EXERCISE AIM
From the entries, copy every line that carries the string "follows".

________________________________________

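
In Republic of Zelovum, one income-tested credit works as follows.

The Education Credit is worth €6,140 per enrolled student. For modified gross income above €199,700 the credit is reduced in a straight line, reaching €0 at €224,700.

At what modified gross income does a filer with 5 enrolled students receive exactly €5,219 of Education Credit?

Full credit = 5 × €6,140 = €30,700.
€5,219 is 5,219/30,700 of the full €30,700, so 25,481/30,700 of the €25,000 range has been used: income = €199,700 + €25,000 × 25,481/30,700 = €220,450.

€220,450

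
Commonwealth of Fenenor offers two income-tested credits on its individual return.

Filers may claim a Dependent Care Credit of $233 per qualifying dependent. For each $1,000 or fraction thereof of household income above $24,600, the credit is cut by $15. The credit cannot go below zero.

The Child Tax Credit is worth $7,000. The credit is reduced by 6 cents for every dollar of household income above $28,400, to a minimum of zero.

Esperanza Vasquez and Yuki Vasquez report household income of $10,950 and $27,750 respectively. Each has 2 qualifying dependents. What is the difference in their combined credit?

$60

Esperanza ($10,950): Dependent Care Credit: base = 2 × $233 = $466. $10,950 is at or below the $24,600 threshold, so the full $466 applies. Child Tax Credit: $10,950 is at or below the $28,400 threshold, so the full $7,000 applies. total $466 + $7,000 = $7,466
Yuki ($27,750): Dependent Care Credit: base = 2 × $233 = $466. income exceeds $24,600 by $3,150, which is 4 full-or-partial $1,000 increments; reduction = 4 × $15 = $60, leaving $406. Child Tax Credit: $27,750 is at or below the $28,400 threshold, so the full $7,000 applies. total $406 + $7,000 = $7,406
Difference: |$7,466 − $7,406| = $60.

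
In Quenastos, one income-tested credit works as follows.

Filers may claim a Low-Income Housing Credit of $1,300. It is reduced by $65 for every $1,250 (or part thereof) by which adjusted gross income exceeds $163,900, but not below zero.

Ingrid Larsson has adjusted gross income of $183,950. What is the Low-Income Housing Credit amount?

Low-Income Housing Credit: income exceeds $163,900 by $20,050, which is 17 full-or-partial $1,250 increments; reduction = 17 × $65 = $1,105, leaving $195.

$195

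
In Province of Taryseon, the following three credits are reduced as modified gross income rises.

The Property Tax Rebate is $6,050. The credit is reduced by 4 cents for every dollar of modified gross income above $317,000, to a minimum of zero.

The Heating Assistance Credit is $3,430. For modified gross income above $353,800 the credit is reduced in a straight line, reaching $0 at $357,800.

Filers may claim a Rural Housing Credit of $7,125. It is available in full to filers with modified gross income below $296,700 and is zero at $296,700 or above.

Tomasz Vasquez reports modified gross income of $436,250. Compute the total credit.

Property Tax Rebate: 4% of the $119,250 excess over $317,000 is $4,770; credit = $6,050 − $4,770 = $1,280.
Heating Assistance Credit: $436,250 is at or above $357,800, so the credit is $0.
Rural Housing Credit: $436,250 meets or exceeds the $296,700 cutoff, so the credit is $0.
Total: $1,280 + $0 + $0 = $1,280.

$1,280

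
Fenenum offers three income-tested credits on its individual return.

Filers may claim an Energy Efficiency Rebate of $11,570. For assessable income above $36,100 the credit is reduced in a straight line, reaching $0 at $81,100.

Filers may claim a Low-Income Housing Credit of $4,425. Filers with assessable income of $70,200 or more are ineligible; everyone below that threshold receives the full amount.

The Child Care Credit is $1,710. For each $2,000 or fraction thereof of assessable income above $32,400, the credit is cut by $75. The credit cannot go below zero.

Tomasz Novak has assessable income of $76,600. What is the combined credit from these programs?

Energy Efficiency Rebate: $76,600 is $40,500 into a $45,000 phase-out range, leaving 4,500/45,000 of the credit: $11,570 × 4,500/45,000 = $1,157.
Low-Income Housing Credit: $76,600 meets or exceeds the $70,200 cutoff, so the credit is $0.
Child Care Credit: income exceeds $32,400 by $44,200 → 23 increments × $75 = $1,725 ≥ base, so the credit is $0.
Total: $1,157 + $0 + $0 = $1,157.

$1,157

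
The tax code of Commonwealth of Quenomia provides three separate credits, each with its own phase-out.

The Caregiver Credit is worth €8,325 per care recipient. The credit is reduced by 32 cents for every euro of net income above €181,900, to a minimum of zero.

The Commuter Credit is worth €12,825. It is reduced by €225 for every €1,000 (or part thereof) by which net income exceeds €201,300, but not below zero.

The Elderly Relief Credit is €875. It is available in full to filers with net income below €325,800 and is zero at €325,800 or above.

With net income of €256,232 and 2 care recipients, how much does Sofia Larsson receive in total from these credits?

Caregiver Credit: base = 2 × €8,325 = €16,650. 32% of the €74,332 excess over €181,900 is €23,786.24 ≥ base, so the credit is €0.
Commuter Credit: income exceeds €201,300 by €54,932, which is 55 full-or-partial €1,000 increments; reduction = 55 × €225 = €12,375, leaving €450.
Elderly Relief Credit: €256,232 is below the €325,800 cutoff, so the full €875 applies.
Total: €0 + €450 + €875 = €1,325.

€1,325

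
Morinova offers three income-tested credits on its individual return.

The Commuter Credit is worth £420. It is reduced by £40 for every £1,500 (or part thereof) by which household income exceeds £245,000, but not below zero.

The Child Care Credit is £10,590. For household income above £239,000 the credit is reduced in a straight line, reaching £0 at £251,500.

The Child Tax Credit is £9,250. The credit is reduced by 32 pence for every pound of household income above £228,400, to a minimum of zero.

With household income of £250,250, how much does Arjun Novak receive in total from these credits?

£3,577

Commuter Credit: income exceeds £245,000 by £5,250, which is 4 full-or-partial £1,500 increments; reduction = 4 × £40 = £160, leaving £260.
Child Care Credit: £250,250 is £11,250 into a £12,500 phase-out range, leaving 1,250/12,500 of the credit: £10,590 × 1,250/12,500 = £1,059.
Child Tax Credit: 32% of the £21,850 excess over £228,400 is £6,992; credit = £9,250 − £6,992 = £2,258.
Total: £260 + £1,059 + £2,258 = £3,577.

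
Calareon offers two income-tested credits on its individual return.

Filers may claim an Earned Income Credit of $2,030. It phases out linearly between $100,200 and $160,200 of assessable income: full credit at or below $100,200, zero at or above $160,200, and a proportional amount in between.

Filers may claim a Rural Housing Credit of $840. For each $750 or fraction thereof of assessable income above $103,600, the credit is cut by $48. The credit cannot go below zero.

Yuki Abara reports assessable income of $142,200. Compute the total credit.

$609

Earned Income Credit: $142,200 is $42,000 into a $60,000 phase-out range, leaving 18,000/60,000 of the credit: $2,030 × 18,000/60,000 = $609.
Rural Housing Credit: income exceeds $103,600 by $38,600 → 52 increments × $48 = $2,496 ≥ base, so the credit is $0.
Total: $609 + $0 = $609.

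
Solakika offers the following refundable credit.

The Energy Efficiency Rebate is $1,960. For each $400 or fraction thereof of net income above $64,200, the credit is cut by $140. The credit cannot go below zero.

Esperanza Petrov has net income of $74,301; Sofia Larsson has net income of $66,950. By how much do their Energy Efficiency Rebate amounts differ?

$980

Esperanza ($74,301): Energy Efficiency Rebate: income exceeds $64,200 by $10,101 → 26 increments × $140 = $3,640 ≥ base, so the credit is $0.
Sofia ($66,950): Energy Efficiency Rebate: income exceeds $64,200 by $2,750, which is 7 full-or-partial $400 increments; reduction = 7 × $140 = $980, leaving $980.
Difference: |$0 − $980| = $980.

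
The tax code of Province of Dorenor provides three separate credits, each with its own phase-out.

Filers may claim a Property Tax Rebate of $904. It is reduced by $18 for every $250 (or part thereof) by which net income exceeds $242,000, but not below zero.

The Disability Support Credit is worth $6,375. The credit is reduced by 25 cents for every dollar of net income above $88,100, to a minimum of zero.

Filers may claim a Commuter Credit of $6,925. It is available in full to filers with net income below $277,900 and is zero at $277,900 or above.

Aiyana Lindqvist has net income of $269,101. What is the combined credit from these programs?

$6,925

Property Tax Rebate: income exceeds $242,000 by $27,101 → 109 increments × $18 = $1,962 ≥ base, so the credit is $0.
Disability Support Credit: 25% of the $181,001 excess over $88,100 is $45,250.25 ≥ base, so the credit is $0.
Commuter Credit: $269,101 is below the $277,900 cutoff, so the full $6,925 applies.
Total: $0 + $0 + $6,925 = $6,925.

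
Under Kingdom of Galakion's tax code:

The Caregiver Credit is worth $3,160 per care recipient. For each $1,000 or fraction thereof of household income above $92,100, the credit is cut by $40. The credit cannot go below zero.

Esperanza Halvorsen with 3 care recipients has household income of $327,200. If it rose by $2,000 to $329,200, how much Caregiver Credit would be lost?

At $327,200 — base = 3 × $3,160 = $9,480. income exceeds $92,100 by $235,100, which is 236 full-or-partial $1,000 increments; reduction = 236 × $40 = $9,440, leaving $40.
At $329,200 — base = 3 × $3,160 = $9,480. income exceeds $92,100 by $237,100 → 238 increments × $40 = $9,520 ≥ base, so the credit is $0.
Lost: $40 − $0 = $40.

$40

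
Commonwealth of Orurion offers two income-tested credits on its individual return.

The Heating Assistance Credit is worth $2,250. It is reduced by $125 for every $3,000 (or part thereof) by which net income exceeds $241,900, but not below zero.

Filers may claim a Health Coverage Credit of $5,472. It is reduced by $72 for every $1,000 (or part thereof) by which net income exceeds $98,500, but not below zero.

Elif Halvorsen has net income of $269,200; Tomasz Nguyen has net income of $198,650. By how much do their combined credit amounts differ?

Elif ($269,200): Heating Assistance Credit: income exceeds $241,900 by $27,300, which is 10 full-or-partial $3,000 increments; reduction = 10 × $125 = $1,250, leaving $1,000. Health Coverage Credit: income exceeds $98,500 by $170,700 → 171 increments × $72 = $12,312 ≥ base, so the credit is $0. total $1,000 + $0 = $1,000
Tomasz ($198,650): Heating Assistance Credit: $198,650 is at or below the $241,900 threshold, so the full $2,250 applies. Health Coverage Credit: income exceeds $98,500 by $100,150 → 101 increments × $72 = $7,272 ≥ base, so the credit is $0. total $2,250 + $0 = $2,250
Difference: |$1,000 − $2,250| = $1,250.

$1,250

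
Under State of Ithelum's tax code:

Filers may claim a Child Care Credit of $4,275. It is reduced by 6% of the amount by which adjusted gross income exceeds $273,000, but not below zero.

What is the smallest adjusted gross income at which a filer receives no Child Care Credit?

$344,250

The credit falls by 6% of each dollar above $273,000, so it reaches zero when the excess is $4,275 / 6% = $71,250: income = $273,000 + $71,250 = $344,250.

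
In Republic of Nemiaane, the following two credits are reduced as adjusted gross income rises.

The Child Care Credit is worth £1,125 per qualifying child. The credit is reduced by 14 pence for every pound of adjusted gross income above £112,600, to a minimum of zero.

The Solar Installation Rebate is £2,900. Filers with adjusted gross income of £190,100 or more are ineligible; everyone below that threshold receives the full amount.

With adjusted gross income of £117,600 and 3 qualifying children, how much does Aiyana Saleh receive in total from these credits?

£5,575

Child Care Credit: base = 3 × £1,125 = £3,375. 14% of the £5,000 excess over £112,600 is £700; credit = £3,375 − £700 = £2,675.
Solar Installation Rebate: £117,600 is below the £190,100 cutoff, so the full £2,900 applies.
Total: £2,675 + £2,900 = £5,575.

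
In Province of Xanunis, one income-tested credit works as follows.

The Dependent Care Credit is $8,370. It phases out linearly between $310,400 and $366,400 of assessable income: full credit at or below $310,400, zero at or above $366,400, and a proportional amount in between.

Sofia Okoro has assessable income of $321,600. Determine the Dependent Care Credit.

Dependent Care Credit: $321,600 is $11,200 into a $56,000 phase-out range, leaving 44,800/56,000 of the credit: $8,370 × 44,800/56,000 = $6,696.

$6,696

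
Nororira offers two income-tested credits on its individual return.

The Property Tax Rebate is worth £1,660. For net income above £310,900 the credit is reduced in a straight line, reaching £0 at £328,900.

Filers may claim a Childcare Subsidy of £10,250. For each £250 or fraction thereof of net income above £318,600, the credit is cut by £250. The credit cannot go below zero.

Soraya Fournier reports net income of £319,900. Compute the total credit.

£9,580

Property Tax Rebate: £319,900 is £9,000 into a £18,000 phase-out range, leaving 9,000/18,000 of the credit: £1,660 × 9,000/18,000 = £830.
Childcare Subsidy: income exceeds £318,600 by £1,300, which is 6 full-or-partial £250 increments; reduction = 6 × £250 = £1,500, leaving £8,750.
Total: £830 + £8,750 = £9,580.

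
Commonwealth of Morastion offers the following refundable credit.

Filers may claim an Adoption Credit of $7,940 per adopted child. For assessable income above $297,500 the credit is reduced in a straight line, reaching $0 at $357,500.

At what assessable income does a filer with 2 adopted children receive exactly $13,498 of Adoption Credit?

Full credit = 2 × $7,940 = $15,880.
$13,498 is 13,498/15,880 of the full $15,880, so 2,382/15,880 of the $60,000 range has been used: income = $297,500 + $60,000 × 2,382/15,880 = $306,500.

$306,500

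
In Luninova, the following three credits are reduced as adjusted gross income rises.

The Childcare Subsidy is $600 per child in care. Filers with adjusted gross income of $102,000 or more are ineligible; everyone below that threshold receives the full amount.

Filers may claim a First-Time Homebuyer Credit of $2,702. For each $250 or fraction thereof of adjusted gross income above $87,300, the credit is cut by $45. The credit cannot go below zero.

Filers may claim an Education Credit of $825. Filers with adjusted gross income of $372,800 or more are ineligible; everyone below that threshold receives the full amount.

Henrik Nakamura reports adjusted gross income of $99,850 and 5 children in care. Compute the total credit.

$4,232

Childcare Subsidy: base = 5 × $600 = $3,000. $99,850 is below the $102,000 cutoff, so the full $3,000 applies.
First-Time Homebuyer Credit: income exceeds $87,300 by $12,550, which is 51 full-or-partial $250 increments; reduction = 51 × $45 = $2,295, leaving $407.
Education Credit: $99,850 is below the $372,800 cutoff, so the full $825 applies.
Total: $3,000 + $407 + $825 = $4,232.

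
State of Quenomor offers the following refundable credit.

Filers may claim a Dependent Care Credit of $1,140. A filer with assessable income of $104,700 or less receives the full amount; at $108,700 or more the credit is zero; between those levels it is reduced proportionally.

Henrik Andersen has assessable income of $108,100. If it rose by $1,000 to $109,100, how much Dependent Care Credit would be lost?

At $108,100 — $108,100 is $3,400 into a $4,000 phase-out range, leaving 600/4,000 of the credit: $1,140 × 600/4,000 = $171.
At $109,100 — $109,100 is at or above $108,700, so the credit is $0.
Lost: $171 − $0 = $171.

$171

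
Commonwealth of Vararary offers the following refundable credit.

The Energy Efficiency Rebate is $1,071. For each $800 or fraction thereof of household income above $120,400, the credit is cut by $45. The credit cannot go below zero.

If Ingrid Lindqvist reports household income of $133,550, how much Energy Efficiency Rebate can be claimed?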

________________________________________

ANSWER BOX
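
In Republic of Zelovum, one income-tested credit works as follows.
In Quenastos, one income-tested credit works as follows.
In Province of Xanunis, one income-tested credit works as follows.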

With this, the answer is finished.